▶ [TASK DESCRIPTION]
When you reach the line containing "Let m(T, b)" in the records below, start copying exactly, and stop once you have copied the line containing "Let T(K) = k/K, t(G, o)".

++++ SUPPLIED RECORDS

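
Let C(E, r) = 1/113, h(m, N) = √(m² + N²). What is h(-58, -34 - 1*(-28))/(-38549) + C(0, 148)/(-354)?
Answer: -1/40002 - 10*√34/38549 ≈ -0.0015376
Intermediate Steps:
h(m, N) = √(N² + m²)
C(E, r) = 1/113
h(-58, -34 - 1*(-28))/(-38549) + C(0, 148)/(-354) = √((-34 - 1*(-28))² + (-58)²)/(-38549) + (1/113)/(-354) = √((-34 + 28)² + 3364)*(-1/38549) + (1/113)*(-1/354) = √((-6)² + 3364)*(-1/38549) - 1/40002 = √(36 + 3364)*(-1/38549) - 1/40002 = √3400*(-1/38549) - 1/40002 = (10*√34)*(-1/38549) - 1/40002 = -10*√34/38549 - 1/40002 = -1/40002 - 10*√34/38549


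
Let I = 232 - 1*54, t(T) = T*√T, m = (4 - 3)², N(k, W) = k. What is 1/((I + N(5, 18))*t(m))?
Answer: 1/183 ≈ 0.0054645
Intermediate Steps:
m = 1 (m = 1² = 1)
t(T) = T^(3/2)
I = 178 (I = 232 - 54 = 178)
1/((I + N(5, 18))*t(m)) = 1/((178 + 5)*(1^(3/2))) = 1/(183*1) = (1/183)*1 = 1/183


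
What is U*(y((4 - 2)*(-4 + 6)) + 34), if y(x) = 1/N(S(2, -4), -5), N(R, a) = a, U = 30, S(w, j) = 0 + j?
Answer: 1014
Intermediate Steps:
S(w, j) = j
y(x) = -⅕ (y(x) = 1/(-5) = -⅕)
U*(y((4 - 2)*(-4 + 6)) + 34) = 30*(-⅕ + 34) = 30*(169/5) = 1014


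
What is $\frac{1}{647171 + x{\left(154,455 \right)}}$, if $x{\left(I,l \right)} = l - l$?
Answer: $\frac{1}{647171} \approx 1.5452 \cdot 10^{-6}$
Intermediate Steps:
$x{\left(I,l \right)} = 0$
$\frac{1}{647171 + x{\left(154,455 \right)}} = \frac{1}{647171 + 0} = \frac{1}{647171}$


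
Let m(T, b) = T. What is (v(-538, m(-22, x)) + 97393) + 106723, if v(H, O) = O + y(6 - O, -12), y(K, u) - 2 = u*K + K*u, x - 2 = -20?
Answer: 203424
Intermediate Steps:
x = -18 (x = 2 - 20 = -18)
y(K, u) = 2 + 2*K*u (y(K, u) = 2 + (u*K + K*u) = 2 + (K*u + K*u) = 2 + 2*K*u)
v(H, O) = -142 + 25*O (v(H, O) = O + (2 + 2*(6 - O)*(-12)) = O + (2 + (-144 + 24*O)) = O + (-142 + 24*O) = -142 + 25*O)
(v(-538, m(-22, x)) + 97393) + 106723 = ((-142 + 25*(-22)) + 97393) + 106723 = ((-142 - 550) + 97393) + 106723 = (-692 + 97393) + 106723 = 96701 + 106723 = 203424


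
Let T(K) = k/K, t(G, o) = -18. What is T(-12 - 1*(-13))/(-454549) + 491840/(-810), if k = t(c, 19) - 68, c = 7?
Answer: -22356531050/36818469 ≈ -607.21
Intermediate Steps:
k = -86 (k = -18 - 68 = -86)
T(K) = -86/K
T(-12 - 1*(-13))/(-454549) + 491840/(-810) = -86/(-12 - 1*(-13))/(-454549) + 491840/(-810) = -86/(-12 + 13)*(-1/454549) + 491840*(-1/810) = -86/1*(-1/454549) - 49184/81 = -86*1*(-1/454549) - 49184/81 = -86*(-1/454549) - 49184/81 = 86/454549 - 49184/81 = -22356531050/36818469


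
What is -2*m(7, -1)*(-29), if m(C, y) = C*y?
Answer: -406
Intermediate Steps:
-2*m(7, -1)*(-29) = -14*(-1)*(-29) = -2*(-7)*(-29) = 14*(-29) = -406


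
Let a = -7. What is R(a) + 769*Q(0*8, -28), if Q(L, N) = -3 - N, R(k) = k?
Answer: 19218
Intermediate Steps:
R(a) + 769*Q(0*8, -28) = -7 + 769*(-3 - 1*(-28)) = -7 + 769*(-3 + 28) = -7 + 769*25 = -7 + 19225 = 19218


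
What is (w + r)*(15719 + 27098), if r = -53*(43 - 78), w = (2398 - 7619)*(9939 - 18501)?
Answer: 1914093608569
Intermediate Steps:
w = 44702202 (w = -5221*(-8562) = 44702202)
r = 1855 (r = -53*(-35) = 1855)
(w + r)*(15719 + 27098) = (44702202 + 1855)*(15719 + 27098) = 44704057*42817 = 1914093608569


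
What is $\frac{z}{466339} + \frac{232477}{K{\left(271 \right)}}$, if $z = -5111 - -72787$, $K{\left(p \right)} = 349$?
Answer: $\frac{108436710627}{162752311} \approx 666.27$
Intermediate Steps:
$z = 67676$ ($z = -5111 + 72787 = 67676$)
$\frac{z}{466339} + \frac{232477}{K{\left(271 \right)}} = \frac{67676}{466339} + \frac{232477}{349} = \frac{108436710627}{162752311}$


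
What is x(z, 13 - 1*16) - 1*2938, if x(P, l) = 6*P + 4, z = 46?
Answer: -2658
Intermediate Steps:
x(P, l) = 4 + 6*P
x(z, 13 - 1*16) - 1*2938 = (4 + 6*46) - 1*2938 = (4 + 276) - 2938 = 280 - 2938 = -2658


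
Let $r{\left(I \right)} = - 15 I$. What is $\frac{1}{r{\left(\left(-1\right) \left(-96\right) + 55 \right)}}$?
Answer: $- \frac{1}{2265} \approx -0.0004415$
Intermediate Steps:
$\frac{1}{r{\left(\left(-1\right) \left(-96\right) + 55 \right)}} = \frac{1}{\left(-15\right) \left(\left(-1\right) \left(-96\right) + 55\right)} = \frac{1}{\left(-15\right) \left(96 + 55\right)} = \frac{1}{\left(-15\right) 151} = \frac{1}{-2265} = - \frac{1}{2265}$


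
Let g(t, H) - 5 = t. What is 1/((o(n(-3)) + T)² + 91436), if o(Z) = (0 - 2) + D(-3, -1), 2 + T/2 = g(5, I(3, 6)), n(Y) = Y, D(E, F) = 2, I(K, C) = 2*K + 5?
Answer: 1/91692 ≈ 1.0906e-5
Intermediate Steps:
I(K, C) = 5 + 2*K
g(t, H) = 5 + t
T = 16 (T = -4 + 2*(5 + 5) = -4 + 2*10 = -4 + 20 = 16)
o(Z) = 0 (o(Z) = (0 - 2) + 2 = -2 + 2 = 0)
1/((o(n(-3)) + T)² + 91436) = 1/((0 + 16)² + 91436) = 1/(16² + 91436) = 1/(256 + 91436) = 1/91692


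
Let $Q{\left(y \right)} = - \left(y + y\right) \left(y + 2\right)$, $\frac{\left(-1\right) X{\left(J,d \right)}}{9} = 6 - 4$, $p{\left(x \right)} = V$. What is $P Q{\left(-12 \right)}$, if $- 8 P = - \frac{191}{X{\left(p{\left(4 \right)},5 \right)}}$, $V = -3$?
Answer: $\frac{955}{3} \approx 318.33$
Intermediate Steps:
$p{\left(x \right)} = -3$
$X{\left(J,d \right)} = -18$ ($X{\left(J,d \right)} = - 9 \left(6 - 4\right) = \left(-9\right) 2 = -18$)
$Q{\left(y \right)} = - 2 y \left(2 + y\right)$
$P = - \frac{191}{144}$ ($P = - \frac{\left(-191\right) \frac{1}{-18}}{8} = - \frac{\left(-191\right) \left(- \frac{1}{18}\right)}{8} = \left(- \frac{1}{8}\right) \frac{191}{18} = - \frac{191}{144} \approx -1.3264$)
$P Q{\left(-12 \right)} = - \frac{191 \left(\left(-2\right) \left(-12\right) \left(2 - 12\right)\right)}{144} = - \frac{191 \left(\left(-2\right) \left(-12\right) \left(-10\right)\right)}{144} = \left(- \frac{191}{144}\right) \left(-240\right) = \frac{955}{3}$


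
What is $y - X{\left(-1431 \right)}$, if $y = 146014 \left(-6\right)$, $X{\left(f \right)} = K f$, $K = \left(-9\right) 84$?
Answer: $-1957920$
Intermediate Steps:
$K = -756$
$X{\left(f \right)} = - 756 f$
$y = -876084$
$y - X{\left(-1431 \right)} = -876084 - \left(-756\right) \left(-1431\right) = -876084 - 1081836 = -1957920$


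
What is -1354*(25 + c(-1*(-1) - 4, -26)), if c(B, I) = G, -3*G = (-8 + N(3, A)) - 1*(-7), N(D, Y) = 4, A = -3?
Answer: -32496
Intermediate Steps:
G = -1 (G = -((-8 + 4) - 1*(-7))/3 = -(-4 + 7)/3 = -⅓*3 = -1)
c(B, I) = -1
-1354*(25 + c(-1*(-1) - 4, -26)) = -1354*(25 - 1) = -1354*24 = -32496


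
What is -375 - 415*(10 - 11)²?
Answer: -790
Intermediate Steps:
-375 - 415*(10 - 11)² = -375 - 415*(-1)² = -375 - 415*1 = -375 - 415 = -790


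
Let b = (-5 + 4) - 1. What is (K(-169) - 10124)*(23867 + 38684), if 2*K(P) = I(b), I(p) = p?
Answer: -633328875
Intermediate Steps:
b = -2 (b = -1 - 1 = -2)
K(P) = -1 (K(P) = (1/2)*(-2) = -1)
(K(-169) - 10124)*(23867 + 38684) = (-1 - 10124)*(23867 + 38684) = -10125*62551 = -633328875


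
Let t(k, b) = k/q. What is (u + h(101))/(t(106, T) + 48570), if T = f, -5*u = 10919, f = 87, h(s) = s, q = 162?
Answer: -843534/19671115 ≈ -0.042882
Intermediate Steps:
u = -10919/5 (u = -⅕*10919 = -10919/5 ≈ -2183.8)
T = 87
t(k, b) = k/162
(u + h(101))/(t(106, T) + 48570) = (-10919/5 + 101)/((1/162)*106 + 48570) = -10414/(5*(53/81 + 48570)) = -10414/(5*3934223/81) = -10414/5*81/3934223 = -843534/19671115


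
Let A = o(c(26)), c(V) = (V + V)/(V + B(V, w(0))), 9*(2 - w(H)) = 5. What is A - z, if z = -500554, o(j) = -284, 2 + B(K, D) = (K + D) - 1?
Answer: 500270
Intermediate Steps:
w(H) = 13/9 (w(H) = 2 - 1/9*5 = 2 - 5/9 = 13/9)
B(K, D) = -3 + D + K (B(K, D) = -2 + ((K + D) - 1) = -2 + ((D + K) - 1) = -2 + (-1 + D + K) = -3 + D + K)
c(V) = 2*V/(-14/9 + 2*V) (c(V) = (V + V)/(V + (-3 + 13/9 + V)) = (2*V)/(V + (-14/9 + V)) = (2*V)/(-14/9 + 2*V) = 2*V/(-14/9 + 2*V))
A = -284
A - z = -284 - 1*(-500554) = -284 + 500554 = 500270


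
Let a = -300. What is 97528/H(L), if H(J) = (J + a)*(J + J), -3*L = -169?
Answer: -438876/123539 ≈ -3.5525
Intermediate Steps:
L = 169/3 (L = -⅓*(-169) = 169/3 ≈ 56.333)
H(J) = 2*J*(-300 + J) (H(J) = (J - 300)*(J + J) = (-300 + J)*(2*J) = 2*J*(-300 + J))
97528/H(L) = 97528/((2*(169/3)*(-300 + 169/3))) = 97528/((2*(169/3)*(-731/3))) = 97528/(-247078/9) = 97528*(-9/247078) = -438876/123539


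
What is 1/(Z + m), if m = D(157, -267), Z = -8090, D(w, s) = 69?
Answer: -1/8021 ≈ -0.00012467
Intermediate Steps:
m = 69
1/(Z + m) = 1/(-8090 + 69) = 1/(-8021) = -1/8021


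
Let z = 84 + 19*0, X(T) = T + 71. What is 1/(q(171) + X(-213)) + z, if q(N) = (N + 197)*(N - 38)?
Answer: 4099369/48802 ≈ 84.000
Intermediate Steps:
q(N) = (-38 + N)*(197 + N) (q(N) = (197 + N)*(-38 + N) = (-38 + N)*(197 + N))
X(T) = 71 + T
z = 84 (z = 84 + 0 = 84)
1/(q(171) + X(-213)) + z = 1/((-7486 + 171² + 159*171) + (71 - 213)) + 84 = 1/((-7486 + 29241 + 27189) - 142) + 84 = 1/(48944 - 142) + 84 = 1/48802 + 84 = 4099369/48802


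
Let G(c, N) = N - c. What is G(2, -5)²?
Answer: 49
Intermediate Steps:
G(2, -5)² = (-5 - 1*2)² = (-5 - 2)² = (-7)² = 49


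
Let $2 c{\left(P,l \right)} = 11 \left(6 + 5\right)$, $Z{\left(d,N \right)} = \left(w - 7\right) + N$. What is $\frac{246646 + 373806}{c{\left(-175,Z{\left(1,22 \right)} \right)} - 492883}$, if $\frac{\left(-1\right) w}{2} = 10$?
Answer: $- \frac{1240904}{985645} \approx -1.259$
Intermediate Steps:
$w = -20$ ($w = \left(-2\right) 10 = -20$)
$Z{\left(d,N \right)} = -27 + N$ ($Z{\left(d,N \right)} = \left(-20 - 7\right) + N = -27 + N$)
$c{\left(P,l \right)} = \frac{121}{2}$ ($c{\left(P,l \right)} = \frac{11 \left(6 + 5\right)}{2} = \frac{11 \cdot 11}{2} = \frac{1}{2} \cdot 121 = \frac{121}{2}$)
$\frac{246646 + 373806}{c{\left(-175,Z{\left(1,22 \right)} \right)} - 492883} = \frac{246646 + 373806}{\frac{121}{2} - 492883} = \frac{620452}{- \frac{985645}{2}} = 620452 \left(- \frac{2}{985645}\right) = - \frac{1240904}{985645}$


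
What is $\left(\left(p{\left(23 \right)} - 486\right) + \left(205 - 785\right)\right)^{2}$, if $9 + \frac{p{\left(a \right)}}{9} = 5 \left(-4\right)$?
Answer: $1760929$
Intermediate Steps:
$p{\left(a \right)} = -261$ ($p{\left(a \right)} = -81 + 9 \cdot 5 \left(-4\right) = -81 + 9 \left(-20\right) = -81 - 180 = -261$)
$\left(\left(p{\left(23 \right)} - 486\right) + \left(205 - 785\right)\right)^{2} = \left(\left(-261 - 486\right) + \left(205 - 785\right)\right)^{2} = \left(-747 + \left(205 - 785\right)\right)^{2} = \left(-747 - 580\right)^{2} = \left(-1327\right)^{2} = 1760929$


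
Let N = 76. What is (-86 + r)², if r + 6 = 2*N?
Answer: 3600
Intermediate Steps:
r = 146 (r = -6 + 2*76 = -6 + 152 = 146)
(-86 + r)² = (-86 + 146)² = 60² = 3600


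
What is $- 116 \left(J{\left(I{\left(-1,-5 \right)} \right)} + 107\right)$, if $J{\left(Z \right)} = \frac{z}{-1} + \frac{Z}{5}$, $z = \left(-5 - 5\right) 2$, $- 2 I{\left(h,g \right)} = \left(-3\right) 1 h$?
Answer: $- \frac{73486}{5} \approx -14697.0$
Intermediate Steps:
$I{\left(h,g \right)} = \frac{3 h}{2}$ ($I{\left(h,g \right)} = - \frac{\left(-3\right) 1 h}{2} = - \frac{\left(-3\right) h}{2} = \frac{3 h}{2}$)
$z = -20$ ($z = \left(-10\right) 2 = -20$)
$J{\left(Z \right)} = 20 + \frac{Z}{5}$ ($J{\left(Z \right)} = - \frac{20}{-1} + \frac{Z}{5} = \left(-20\right) \left(-1\right) + Z \frac{1}{5} = 20 + \frac{Z}{5}$)
$- 116 \left(J{\left(I{\left(-1,-5 \right)} \right)} + 107\right) = - 116 \left(\left(20 + \frac{\frac{3}{2} \left(-1\right)}{5}\right) + 107\right) = - 116 \left(\left(20 + \frac{1}{5} \left(- \frac{3}{2}\right)\right) + 107\right) = - 116 \left(\left(20 - \frac{3}{10}\right) + 107\right) = - 116 \left(\frac{197}{10} + 107\right) = \left(-116\right) \frac{1267}{10} = - \frac{73486}{5}$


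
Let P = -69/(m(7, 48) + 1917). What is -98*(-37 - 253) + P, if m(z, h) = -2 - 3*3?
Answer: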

++++++++

▶ [TASK SOLUTION]
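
Let m(T, b) = T. What is (v(-538, m(-22, x)) + 97393) + 106723, if v(H, O) = O + y(6 - O, -12), y(K, u) - 2 = u*K + K*u, x - 2 = -20?
Answer: 203424
Intermediate Steps:
x = -18 (x = 2 - 20 = -18)
y(K, u) = 2 + 2*K*u (y(K, u) = 2 + (u*K + K*u) = 2 + (K*u + K*u) = 2 + 2*K*u)
v(H, O) = -142 + 25*O (v(H, O) = O + (2 + 2*(6 - O)*(-12)) = O + (2 + (-144 + 24*O)) = O + (-142 + 24*O) = -142 + 25*O)
(v(-538, m(-22, x)) + 97393) + 106723 = ((-142 + 25*(-22)) + 97393) + 106723 = ((-142 - 550) + 97393) + 106723 = (-692 + 97393) + 106723 = 96701 + 106723 = 203424


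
Let T(K) = k/K, t(G, o) = -18. What is T(-12 - 1*(-13))/(-454549) + 491840/(-810), if k = t(c, 19) - 68, c = 7?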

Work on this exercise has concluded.